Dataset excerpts
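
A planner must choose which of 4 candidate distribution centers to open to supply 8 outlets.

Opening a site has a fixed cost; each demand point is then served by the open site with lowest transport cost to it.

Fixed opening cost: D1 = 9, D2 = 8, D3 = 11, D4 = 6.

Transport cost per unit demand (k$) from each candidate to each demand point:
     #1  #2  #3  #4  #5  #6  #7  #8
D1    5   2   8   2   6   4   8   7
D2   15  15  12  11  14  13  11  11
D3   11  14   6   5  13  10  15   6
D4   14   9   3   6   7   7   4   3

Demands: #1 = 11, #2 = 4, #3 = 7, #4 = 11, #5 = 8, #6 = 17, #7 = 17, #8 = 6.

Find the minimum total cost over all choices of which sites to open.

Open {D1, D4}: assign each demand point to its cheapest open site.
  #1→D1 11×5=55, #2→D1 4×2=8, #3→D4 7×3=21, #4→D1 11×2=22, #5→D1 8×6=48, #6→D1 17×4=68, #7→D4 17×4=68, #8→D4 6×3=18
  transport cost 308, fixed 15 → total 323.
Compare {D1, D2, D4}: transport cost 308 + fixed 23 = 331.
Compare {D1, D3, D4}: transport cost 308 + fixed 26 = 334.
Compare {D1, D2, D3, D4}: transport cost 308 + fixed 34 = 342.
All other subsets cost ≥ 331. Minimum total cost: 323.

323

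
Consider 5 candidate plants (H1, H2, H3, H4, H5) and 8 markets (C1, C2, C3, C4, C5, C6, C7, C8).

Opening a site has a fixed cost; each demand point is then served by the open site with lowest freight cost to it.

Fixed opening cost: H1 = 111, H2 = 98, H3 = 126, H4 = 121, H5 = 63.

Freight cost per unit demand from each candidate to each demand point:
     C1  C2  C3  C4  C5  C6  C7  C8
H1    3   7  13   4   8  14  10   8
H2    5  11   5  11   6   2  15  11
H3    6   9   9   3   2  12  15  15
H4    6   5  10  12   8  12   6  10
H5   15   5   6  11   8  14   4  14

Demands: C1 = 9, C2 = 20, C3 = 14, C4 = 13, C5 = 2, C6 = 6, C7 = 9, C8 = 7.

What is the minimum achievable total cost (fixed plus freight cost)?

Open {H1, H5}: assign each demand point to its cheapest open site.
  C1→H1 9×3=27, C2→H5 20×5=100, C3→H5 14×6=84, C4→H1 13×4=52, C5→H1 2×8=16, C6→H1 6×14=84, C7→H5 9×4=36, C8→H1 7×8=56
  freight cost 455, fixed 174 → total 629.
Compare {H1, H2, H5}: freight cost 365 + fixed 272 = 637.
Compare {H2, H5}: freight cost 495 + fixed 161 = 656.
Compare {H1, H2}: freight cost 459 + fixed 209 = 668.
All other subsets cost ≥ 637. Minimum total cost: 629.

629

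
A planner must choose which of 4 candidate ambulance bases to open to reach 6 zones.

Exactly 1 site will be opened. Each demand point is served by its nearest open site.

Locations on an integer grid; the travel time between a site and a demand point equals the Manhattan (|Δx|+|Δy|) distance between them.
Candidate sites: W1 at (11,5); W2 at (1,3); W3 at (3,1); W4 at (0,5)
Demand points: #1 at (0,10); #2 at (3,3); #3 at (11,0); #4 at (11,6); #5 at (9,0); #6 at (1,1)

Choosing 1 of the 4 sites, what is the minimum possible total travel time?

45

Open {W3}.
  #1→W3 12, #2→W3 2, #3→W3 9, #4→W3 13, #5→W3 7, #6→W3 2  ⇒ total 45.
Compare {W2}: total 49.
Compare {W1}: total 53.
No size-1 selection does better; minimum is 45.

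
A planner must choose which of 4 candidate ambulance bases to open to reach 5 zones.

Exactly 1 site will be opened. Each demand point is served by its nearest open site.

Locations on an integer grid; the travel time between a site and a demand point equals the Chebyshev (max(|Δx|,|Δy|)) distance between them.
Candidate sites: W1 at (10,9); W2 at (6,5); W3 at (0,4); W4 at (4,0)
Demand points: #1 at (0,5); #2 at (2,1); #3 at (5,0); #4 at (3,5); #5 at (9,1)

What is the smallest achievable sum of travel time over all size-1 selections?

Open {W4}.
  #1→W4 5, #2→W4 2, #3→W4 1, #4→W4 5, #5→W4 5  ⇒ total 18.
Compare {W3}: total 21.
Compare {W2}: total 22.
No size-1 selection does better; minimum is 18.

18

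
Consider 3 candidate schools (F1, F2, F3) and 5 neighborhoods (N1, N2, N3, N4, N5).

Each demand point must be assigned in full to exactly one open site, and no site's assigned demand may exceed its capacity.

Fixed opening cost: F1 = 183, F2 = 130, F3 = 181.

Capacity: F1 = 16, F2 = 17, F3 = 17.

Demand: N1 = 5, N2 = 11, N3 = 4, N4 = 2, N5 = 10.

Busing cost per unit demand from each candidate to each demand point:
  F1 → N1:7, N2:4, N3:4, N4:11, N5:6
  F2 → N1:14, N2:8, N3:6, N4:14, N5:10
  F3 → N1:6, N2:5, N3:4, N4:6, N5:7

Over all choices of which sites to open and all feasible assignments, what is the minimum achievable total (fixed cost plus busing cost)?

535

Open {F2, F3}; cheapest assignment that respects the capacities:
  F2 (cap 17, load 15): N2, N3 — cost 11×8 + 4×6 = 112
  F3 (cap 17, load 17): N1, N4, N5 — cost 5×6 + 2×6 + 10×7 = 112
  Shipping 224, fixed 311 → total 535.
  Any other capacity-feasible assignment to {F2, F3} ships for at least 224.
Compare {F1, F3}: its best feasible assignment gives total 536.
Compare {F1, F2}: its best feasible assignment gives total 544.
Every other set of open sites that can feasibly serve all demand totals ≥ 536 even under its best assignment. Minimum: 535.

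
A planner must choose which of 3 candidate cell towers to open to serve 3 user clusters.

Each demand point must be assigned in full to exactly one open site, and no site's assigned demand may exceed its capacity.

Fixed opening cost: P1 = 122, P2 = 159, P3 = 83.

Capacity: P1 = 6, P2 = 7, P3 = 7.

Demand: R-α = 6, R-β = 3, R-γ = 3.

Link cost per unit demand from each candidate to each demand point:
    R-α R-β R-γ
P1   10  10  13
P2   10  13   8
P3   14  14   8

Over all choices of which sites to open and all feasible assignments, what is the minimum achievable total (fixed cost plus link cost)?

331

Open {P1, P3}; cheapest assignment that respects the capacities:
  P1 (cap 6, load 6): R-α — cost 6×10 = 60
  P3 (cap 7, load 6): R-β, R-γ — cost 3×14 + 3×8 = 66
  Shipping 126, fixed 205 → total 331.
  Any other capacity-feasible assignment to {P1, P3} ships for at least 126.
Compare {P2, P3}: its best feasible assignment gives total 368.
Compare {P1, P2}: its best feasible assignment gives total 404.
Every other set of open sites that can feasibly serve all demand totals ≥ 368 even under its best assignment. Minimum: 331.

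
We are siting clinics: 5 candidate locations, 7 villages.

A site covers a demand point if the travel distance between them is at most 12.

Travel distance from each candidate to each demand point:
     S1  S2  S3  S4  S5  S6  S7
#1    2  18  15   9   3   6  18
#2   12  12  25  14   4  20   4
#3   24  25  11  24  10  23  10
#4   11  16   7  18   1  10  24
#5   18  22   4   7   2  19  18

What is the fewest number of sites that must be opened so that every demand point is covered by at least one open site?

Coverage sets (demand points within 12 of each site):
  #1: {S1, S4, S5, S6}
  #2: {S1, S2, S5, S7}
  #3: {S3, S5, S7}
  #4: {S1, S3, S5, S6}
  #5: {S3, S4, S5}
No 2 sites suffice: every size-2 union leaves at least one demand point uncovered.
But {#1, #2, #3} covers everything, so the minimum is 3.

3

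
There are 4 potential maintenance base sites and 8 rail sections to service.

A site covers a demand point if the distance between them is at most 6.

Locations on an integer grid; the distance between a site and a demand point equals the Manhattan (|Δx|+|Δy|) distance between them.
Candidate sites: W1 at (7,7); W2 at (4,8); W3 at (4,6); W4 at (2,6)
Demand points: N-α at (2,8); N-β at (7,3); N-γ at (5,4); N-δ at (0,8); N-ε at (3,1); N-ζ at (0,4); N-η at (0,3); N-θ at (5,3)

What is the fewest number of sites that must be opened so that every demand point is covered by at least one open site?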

**EXERCISE OBJECTIVE**. Show all of the lines above in which "most" is present.

**RESULT OF THE EXERCISE**.
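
A site covers a demand point if the travel distance between them is at most 12.
A site covers a demand point if the distance between them is at most 6.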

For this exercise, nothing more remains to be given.